Task goal >>
Would you return, word for word, the lines of the data below from the line with "Erin is one of 2, 5, 13, 16" through the line with "Grace is one of 1, 5, 13, 18", and no others?

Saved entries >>
● ● ● ● ●

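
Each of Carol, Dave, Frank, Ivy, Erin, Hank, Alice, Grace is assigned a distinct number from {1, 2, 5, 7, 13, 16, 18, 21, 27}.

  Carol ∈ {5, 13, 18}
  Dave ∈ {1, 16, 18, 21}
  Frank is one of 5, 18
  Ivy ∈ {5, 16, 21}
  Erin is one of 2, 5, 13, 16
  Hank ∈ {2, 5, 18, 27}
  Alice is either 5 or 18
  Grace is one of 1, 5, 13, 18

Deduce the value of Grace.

1

The 8 variables together cover exactly {1, 2, 5, 13, 16, 18, 21, 27} — 8 values for 8 variables — and 27 appears only in Hank's list, so Hank = 27.
Among the 7 still-open variables, 2 fits only Erin (and all 7 values in {1, 2, 5, 13, 16, 18, 21} must be used), so Erin = 2.
The 2 variables Frank and Alice are confined to {5, 18}, which locks those values in; drop them from Carol, Dave, Ivy, Grace.
Carol must be 13 (only option left). Eliminate 13 elsewhere: Grace.
So Grace = 1.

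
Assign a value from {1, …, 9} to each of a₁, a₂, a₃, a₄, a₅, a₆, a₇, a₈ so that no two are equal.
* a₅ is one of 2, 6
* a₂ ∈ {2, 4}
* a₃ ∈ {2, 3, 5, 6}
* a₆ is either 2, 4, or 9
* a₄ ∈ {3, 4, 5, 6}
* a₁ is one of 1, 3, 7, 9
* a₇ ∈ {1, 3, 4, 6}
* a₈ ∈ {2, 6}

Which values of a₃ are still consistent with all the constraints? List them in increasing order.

3, 5

The 8 variables together cover exactly {1, 2, 3, 4, 5, 6, 7, 9} — 8 values for 8 variables — and 7 appears only in a₁'s list, so a₁ = 7.
The 7 still-open variables draw from only 7 values {1, 2, 3, 4, 5, 6, 9}, so each is used; only a₇ can be 1, hence a₇ = 1.
The 6 still-open variables draw from only 6 values {2, 3, 4, 5, 6, 9}, so each is used; only a₆ can be 9, hence a₆ = 9.
The 2 variables a₅ and a₈ are confined to {2, 6}, which locks those values in; drop them from a₂, a₃, a₄.
That leaves a₂ = 4. Strike 4 from a₄.
No further eliminations apply; a₃ can still be any of 3, 5.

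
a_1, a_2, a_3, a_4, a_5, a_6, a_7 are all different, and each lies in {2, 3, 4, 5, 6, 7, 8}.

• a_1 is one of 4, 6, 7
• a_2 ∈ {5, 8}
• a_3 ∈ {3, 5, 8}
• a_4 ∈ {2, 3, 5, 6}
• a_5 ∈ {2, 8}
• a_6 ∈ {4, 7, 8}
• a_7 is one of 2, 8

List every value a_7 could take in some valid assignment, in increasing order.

2, 8

a_5 and a_7 share exactly the 2 values {2, 8}; by pigeonhole those values go to them, so strike 2, 8 from a_2, a_3, a_4, a_6.
a_2's domain is down to {5}, so a_2 = 5. So a_3, a_4 can't be 5.
a_3's domain is down to {3}, so a_3 = 3. Eliminate 3 elsewhere: a_4.
a_4 must be 6 (only option left). Eliminate 6 elsewhere: a_1.
No further eliminations apply; a_7 can still be any of 2, 8.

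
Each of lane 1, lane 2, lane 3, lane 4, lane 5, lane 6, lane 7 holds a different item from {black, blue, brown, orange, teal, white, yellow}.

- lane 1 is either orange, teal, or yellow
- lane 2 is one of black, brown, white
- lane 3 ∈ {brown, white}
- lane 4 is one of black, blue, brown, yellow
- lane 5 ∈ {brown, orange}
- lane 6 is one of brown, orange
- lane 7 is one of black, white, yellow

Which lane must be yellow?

The 7 variables together cover exactly {black, blue, brown, orange, teal, white, yellow} — 7 values for 7 variables — and blue appears only in lane 4's list, so lane 4 = blue.
Among the 6 still-open variables, teal fits only lane 1 (and all 6 values in {black, brown, orange, teal, white, yellow} must be used), so lane 1 = teal.
Among the 5 still-open variables, yellow fits only lane 7 (and all 5 values in {black, brown, orange, white, yellow} must be used), so lane 7 = yellow.

lane 7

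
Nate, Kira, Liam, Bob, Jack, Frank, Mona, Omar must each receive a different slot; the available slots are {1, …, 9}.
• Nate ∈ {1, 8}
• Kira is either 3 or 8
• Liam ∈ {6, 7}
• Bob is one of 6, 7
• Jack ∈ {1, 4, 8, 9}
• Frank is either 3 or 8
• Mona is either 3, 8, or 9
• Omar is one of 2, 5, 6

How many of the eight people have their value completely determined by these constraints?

3

Kira and Frank between them cover only {3, 8} — a naked pair. Remove those values from Nate, Jack, Mona.
Nate has just one choice, so Nate = 1. So Jack can't be 1.
Mona must be 9 (only option left). Eliminate 9 elsewhere: Jack.
Jack has just one choice, so Jack = 4.
Liam and Bob share exactly the 2 values {6, 7}; by pigeonhole those values go to them, so strike 6, 7 from Omar.
Determined: Nate=1, Jack=4, Mona=9. The other people each still have more than one consistent value. That makes 3.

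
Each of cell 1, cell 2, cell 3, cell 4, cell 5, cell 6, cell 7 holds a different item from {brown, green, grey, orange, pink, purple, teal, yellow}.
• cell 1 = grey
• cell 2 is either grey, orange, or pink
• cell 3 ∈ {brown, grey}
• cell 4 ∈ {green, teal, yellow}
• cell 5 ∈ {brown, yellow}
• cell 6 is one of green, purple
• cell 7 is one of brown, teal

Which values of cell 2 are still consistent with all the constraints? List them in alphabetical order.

cell 1 has just one choice, so cell 1 = grey. Strike grey from cell 2, cell 3.
cell 3 must be brown (only option left). Eliminate brown elsewhere: cell 5, cell 7.
That leaves cell 5 = yellow. So cell 4 can't be yellow.
That leaves cell 7 = teal. Strike teal from cell 4.
That leaves cell 4 = green. Strike green from cell 6.
cell 6 has just one choice, so cell 6 = purple.
No further eliminations apply; cell 2 can still be any of orange, pink.

orange, pink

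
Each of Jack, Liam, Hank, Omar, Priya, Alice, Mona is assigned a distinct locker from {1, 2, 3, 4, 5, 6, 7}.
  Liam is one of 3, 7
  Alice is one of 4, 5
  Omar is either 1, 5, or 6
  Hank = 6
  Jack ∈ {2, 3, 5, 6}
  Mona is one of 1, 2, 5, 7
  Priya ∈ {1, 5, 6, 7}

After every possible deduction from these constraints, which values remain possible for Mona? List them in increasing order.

1, 2, 5, 7

Hank must be 6 (only option left). Strike 6 from Jack, Omar, Priya.
Among the 6 still-open variables, 4 fits only Alice (and all 6 values in {1, 2, 3, 4, 5, 7} must be used), so Alice = 4.
No further eliminations apply; Mona can still be any of 1, 2, 5, 7.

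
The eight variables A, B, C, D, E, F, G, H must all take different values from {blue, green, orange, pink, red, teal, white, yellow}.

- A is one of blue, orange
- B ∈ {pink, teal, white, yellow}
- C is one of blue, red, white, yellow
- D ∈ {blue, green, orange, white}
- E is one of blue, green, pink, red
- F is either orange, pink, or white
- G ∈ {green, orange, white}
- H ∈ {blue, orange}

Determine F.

The 8 variables draw from only 8 values {blue, green, orange, pink, red, teal, white, yellow}, so each is used; only B can be teal, hence B = teal.
The 7 still-open variables draw from only 7 values {blue, green, orange, pink, red, white, yellow}, so each is used; only C can be yellow, hence C = yellow.
Among the 6 still-open variables, red fits only E (and all 6 values in {blue, green, orange, pink, red, white} must be used), so E = red.
Among the 5 still-open variables, pink fits only F (and all 5 values in {blue, green, orange, pink, white} must be used), so F = pink.

pink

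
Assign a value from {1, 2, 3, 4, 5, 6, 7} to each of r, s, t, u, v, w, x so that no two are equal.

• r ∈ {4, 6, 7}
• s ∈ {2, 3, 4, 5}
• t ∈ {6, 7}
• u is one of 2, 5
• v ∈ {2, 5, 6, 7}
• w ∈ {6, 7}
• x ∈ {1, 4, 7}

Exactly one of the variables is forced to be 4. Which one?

r

Among the 7 variables, 1 fits only x (and all 7 values in {1, 2, 3, 4, 5, 6, 7} must be used), so x = 1.
Among the 6 still-open variables, 3 fits only s (and all 6 values in {2, 3, 4, 5, 6, 7} must be used), so s = 3.
The 5 still-open variables together cover exactly {2, 4, 5, 6, 7} — 5 values for 5 variables — and 4 appears only in r's list, so r = 4.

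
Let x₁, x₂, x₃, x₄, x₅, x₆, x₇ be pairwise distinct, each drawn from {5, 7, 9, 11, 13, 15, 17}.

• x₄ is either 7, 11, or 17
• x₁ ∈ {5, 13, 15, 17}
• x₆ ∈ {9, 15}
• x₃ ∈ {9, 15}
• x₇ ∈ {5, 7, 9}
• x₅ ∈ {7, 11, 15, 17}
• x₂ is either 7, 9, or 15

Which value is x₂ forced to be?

Among the 7 variables, 13 fits only x₁ (and all 7 values in {5, 7, 9, 11, 13, 15, 17} must be used), so x₁ = 13.
The 6 still-open variables together cover exactly {5, 7, 9, 11, 15, 17} — 6 values for 6 variables — and 5 appears only in x₇'s list, so x₇ = 5.
x₃ and x₆ share exactly the 2 values {9, 15}; by pigeonhole those values go to them, so strike 9, 15 from x₂, x₅.
So x₂ = 7.

7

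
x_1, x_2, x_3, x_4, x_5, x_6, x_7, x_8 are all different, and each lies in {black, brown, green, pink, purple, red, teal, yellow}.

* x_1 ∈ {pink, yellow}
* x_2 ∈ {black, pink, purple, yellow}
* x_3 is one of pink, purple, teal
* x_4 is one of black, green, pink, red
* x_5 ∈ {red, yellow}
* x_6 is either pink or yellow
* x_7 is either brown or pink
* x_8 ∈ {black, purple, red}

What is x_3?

teal

The 8 variables draw from only 8 values {black, brown, green, pink, purple, red, teal, yellow}, so each is used; only x_7 can be brown, hence x_7 = brown.
Among the 7 still-open variables, green fits only x_4 (and all 7 values in {black, green, pink, purple, red, teal, yellow} must be used), so x_4 = green.
The 6 still-open variables together cover exactly {black, pink, purple, red, teal, yellow} — 6 values for 6 variables — and teal appears only in x_3's list, so x_3 = teal.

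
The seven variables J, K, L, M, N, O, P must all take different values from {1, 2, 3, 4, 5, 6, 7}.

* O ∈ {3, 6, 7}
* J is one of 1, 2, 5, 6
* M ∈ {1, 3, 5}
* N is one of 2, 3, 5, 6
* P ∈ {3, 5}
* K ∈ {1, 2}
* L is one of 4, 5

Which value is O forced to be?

The 7 variables draw from only 7 values {1, 2, 3, 4, 5, 6, 7}, so each is used; only L can be 4, hence L = 4.
Among the 6 still-open variables, 7 fits only O (and all 6 values in {1, 2, 3, 5, 6, 7} must be used), so O = 7.

7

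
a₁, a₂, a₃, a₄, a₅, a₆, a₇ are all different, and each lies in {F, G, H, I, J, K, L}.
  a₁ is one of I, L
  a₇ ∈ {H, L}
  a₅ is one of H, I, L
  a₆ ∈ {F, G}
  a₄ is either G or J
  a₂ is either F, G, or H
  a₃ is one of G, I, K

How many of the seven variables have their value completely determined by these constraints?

The 7 variables draw from only 7 values {F, G, H, I, J, K, L}, so each is used; only a₄ can be J, hence a₄ = J.
Among the 6 still-open variables, K fits only a₃ (and all 6 values in {F, G, H, I, K, L} must be used), so a₃ = K.
a₁, a₅, a₇ share exactly the 3 values {H, I, L}; by pigeonhole those values go to them, so strike H, I, L from a₂.
Determined: a₃=K, a₄=J. The other variables each still have more than one consistent value. That makes 2.

2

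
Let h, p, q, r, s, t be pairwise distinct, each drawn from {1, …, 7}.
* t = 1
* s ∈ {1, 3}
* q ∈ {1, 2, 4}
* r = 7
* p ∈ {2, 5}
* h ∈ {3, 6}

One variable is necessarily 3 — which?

s

r's domain is down to {7}, so r = 7.
t's domain is down to {1}, so t = 1. So q, s can't be 1.
So 3 goes to s.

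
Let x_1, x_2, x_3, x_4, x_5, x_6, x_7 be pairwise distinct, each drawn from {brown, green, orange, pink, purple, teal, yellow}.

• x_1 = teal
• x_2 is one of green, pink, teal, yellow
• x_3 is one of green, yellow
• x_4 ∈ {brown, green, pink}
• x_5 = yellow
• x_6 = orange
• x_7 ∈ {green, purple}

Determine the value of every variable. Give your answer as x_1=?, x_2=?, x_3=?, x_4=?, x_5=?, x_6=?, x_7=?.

x_1 has just one choice, so x_1 = teal. Remove teal from x_2.
x_5's domain is down to {yellow}, so x_5 = yellow. Strike yellow from x_2, x_3.
x_6 must be orange (only option left).
x_3 must be green (only option left). So x_2, x_4, x_7 can't be green.
x_7's domain is down to {purple}, so x_7 = purple.
x_2 must be pink (only option left). Remove pink from x_4.
x_4's domain is down to {brown}, so x_4 = brown.

x_1=teal, x_2=pink, x_3=green, x_4=brown, x_5=yellow, x_6=orange, x_7=purple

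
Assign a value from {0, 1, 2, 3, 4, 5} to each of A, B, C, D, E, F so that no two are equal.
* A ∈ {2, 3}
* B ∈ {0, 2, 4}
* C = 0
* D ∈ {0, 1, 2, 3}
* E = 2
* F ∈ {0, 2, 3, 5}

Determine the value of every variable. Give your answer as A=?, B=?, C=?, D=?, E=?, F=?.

C must be 0 (only option left). Strike 0 from B, D, F.
That leaves E = 2. Strike 2 from A, B, D, F.
A has just one choice, so A = 3. Remove 3 from D, F.
That leaves B = 4.
D has just one choice, so D = 1.
F's domain is down to {5}, so F = 5.

A=3, B=4, C=0, D=1, E=2, F=5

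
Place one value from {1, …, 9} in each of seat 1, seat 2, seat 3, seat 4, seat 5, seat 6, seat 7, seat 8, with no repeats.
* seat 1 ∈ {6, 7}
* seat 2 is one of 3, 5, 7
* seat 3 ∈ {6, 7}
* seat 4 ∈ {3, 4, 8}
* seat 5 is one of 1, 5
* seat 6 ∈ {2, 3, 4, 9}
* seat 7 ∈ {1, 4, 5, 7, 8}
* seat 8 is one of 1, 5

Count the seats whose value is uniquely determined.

1

seat 1 and seat 3 between them cover only {6, 7} — a naked pair. Remove those values from seat 2, seat 7.
seat 5 and seat 8 share exactly the 2 values {1, 5}; by pigeonhole those values go to them, so strike 1, 5 from seat 2, seat 7.
That leaves seat 2 = 3. Strike 3 from seat 4, seat 6.
seat 4 and seat 7 between them cover only {4, 8} — a naked pair. Remove those values from seat 6.
Determined: seat 2=3. The other seats each still have more than one consistent value. That makes 1.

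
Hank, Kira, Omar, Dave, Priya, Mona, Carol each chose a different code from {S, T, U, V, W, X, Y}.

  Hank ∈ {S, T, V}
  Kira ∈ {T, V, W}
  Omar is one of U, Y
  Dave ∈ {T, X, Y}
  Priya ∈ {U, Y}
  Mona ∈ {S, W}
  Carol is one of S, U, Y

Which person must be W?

Among the 7 variables, X fits only Dave (and all 7 values in {S, T, U, V, W, X, Y} must be used), so Dave = X.
The 2 variables Omar and Priya are confined to {U, Y}, which locks those values in; drop them from Carol.
Carol's domain is down to {S}, so Carol = S. So Hank, Mona can't be S.
So W goes to Mona.

Mona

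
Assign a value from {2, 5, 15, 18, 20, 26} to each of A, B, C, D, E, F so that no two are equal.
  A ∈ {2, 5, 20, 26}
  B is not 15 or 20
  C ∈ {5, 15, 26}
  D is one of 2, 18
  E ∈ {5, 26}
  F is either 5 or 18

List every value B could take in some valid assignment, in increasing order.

The 6 variables draw from only 6 values {2, 5, 15, 18, 20, 26}, so each is used; only C can be 15, hence C = 15.
Among the 5 still-open variables, 20 fits only A (and all 5 values in {2, 5, 18, 20, 26} must be used), so A = 20.
No further eliminations apply; B can still be any of 2, 5, 18, 26.

2, 5, 18, 26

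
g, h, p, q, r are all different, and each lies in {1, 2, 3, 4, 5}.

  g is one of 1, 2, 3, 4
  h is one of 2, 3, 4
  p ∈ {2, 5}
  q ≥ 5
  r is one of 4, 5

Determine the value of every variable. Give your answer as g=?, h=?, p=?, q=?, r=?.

q's domain is down to {5}, so q = 5. So p, r can't be 5.
r must be 4 (only option left). Eliminate 4 elsewhere: g, h.
p's domain is down to {2}, so p = 2. Remove 2 from g, h.
h has just one choice, so h = 3. Eliminate 3 elsewhere: g.
g has just one choice, so g = 1.

g=1, h=3, p=2, q=5, r=4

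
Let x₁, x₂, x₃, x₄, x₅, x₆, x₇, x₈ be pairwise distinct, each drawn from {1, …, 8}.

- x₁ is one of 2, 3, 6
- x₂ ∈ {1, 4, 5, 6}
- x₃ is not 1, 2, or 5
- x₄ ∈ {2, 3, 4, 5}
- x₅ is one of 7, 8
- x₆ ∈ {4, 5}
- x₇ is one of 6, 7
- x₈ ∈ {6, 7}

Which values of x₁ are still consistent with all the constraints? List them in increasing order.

The 8 variables together cover exactly {1, 2, 3, 4, 5, 6, 7, 8} — 8 values for 8 variables — and 1 appears only in x₂'s list, so x₂ = 1.
x₇ and x₈ between them cover only {6, 7} — a naked pair. Remove those values from x₁, x₃, x₅.
x₅'s domain is down to {8}, so x₅ = 8. Strike 8 from x₃.
No further eliminations apply; x₁ can still be any of 2, 3.

2, 3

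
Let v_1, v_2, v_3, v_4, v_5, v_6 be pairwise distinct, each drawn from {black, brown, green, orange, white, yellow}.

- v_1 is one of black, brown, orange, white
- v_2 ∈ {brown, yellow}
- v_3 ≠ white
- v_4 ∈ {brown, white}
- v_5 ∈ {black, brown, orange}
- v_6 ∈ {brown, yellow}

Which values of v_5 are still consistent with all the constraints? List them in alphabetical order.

black, orange

The 6 variables draw from only 6 values {black, brown, green, orange, white, yellow}, so each is used; only v_3 can be green, hence v_3 = green.
The 2 variables v_2 and v_6 are confined to {brown, yellow}, which locks those values in; drop them from v_1, v_4, v_5.
That leaves v_4 = white. Eliminate white elsewhere: v_1.
No further eliminations apply; v_5 can still be any of black, orange.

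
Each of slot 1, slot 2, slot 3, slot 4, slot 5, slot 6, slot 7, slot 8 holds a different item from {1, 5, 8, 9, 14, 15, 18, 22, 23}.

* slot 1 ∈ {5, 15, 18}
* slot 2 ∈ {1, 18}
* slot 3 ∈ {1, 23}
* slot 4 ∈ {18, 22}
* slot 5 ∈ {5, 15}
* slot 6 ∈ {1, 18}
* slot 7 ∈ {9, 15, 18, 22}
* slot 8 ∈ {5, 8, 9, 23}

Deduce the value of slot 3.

23

Among the 8 variables, 8 fits only slot 8 (and all 8 values in {1, 5, 8, 9, 15, 18, 22, 23} must be used), so slot 8 = 8.
Among the 7 still-open variables, 9 fits only slot 7 (and all 7 values in {1, 5, 9, 15, 18, 22, 23} must be used), so slot 7 = 9.
Among the 6 still-open variables, 22 fits only slot 4 (and all 6 values in {1, 5, 15, 18, 22, 23} must be used), so slot 4 = 22.
The 5 still-open variables draw from only 5 values {1, 5, 15, 18, 23}, so each is used; only slot 3 can be 23, hence slot 3 = 23.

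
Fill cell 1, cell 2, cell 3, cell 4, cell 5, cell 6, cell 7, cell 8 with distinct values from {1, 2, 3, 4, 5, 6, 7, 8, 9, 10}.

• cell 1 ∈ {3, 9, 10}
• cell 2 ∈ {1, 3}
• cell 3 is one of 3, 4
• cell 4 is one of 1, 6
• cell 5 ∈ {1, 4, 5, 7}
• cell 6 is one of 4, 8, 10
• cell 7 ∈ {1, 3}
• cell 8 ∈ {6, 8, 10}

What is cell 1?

9

cell 2 and cell 7 between them cover only {1, 3} — a naked pair. Remove those values from cell 1, cell 3, cell 4, cell 5.
cell 3 must be 4 (only option left). So cell 5, cell 6 can't be 4.
That leaves cell 4 = 6. Eliminate 6 elsewhere: cell 8.
cell 6 and cell 8 share exactly the 2 values {8, 10}; by pigeonhole those values go to them, so strike 8, 10 from cell 1.
So cell 1 = 9.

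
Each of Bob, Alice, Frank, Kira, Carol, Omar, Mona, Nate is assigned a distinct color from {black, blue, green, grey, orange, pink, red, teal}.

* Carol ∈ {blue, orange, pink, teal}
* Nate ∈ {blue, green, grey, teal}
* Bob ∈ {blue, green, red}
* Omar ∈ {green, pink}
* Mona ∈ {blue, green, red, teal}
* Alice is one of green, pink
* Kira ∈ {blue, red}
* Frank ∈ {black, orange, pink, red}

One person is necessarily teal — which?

The 8 variables together cover exactly {black, blue, green, grey, orange, pink, red, teal} — 8 values for 8 variables — and black appears only in Frank's list, so Frank = black.
The 7 still-open variables draw from only 7 values {blue, green, grey, orange, pink, red, teal}, so each is used; only Nate can be grey, hence Nate = grey.
The 6 still-open variables draw from only 6 values {blue, green, orange, pink, red, teal}, so each is used; only Carol can be orange, hence Carol = orange.
The 5 still-open variables together cover exactly {blue, green, pink, red, teal} — 5 values for 5 variables — and teal appears only in Mona's list, so Mona = teal.

Mona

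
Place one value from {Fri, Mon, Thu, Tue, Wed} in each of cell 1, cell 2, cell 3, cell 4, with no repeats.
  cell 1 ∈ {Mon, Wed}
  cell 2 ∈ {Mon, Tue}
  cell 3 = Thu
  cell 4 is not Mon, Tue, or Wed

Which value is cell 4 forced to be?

cell 3 must be Thu (only option left). So cell 4 can't be Thu.
So cell 4 = Fri.

Fri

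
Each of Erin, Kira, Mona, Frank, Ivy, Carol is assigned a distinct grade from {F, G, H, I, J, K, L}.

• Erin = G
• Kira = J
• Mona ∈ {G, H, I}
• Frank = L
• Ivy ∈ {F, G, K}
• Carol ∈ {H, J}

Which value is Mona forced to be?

Erin must be G (only option left). Strike G from Mona, Ivy.
Kira's domain is down to {J}, so Kira = J. So Carol can't be J.
Frank must be L (only option left).
Carol has just one choice, so Carol = H. Strike H from Mona.
So Mona = I.

I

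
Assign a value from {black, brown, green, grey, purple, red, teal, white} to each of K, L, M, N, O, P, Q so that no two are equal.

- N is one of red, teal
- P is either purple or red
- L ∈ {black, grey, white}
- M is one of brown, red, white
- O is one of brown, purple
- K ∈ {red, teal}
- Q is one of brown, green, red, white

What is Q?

K and N between them cover only {red, teal} — a naked pair. Remove those values from M, P, Q.
P's domain is down to {purple}, so P = purple. Remove purple from O.
O has just one choice, so O = brown. So M, Q can't be brown.
M must be white (only option left). Remove white from L, Q.
So Q = green.

green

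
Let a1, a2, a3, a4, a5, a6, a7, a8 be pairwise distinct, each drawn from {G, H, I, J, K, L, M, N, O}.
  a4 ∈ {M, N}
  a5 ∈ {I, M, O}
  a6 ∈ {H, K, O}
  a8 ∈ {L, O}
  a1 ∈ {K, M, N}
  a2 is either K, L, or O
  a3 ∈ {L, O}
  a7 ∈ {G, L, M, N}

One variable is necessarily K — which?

The 8 variables draw from only 8 values {G, H, I, K, L, M, N, O}, so each is used; only a7 can be G, hence a7 = G.
The 7 still-open variables together cover exactly {H, I, K, L, M, N, O} — 7 values for 7 variables — and H appears only in a6's list, so a6 = H.
Among the 6 still-open variables, I fits only a5 (and all 6 values in {I, K, L, M, N, O} must be used), so a5 = I.
a3 and a8 share exactly the 2 values {L, O}; by pigeonhole those values go to them, so strike L, O from a2.
So K goes to a2.

a2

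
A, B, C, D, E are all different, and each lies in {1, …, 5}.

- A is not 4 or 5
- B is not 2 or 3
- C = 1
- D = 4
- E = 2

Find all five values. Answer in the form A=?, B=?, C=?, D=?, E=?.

C has just one choice, so C = 1. Remove 1 from A, B.
D has just one choice, so D = 4. Remove 4 from B.
E's domain is down to {2}, so E = 2. Eliminate 2 elsewhere: A.
A must be 3 (only option left).
B's domain is down to {5}, so B = 5.

A=3, B=5, C=1, D=4, E=2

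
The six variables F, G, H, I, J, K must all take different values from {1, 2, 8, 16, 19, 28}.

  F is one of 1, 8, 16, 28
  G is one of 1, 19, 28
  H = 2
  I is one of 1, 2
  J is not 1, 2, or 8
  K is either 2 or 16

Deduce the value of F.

8

H's domain is down to {2}, so H = 2. Eliminate 2 elsewhere: I, K.
I's domain is down to {1}, so I = 1. So F, G can't be 1.
That leaves K = 16. So F, J can't be 16.
The 3 still-open variables draw from only 3 values {8, 19, 28}, so each is used; only F can be 8, hence F = 8.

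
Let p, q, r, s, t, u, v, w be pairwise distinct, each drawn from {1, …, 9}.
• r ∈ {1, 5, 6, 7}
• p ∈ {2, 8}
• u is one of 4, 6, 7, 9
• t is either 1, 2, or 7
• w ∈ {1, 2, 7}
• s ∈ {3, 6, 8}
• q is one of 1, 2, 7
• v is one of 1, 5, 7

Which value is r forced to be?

The 3 variables q, t, w are confined to {1, 2, 7}, which locks those values in; drop them from p, r, u, v.
p's domain is down to {8}, so p = 8. Remove 8 from s.
v's domain is down to {5}, so v = 5. Strike 5 from r.
So r = 6.

6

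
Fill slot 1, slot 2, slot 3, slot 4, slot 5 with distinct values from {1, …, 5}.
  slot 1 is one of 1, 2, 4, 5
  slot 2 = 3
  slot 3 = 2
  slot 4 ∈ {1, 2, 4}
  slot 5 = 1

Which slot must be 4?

slot 4

slot 2 has just one choice, so slot 2 = 3.
That leaves slot 3 = 2. So slot 1, slot 4 can't be 2.
slot 5's domain is down to {1}, so slot 5 = 1. So slot 1, slot 4 can't be 1.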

● ● ● ● ●

Response to the exercise >>
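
  Erin is one of 2, 5, 13, 16
  Hank ∈ {2, 5, 18, 27}
  Alice is either 5 or 18
  Grace is one of 1, 5, 13, 18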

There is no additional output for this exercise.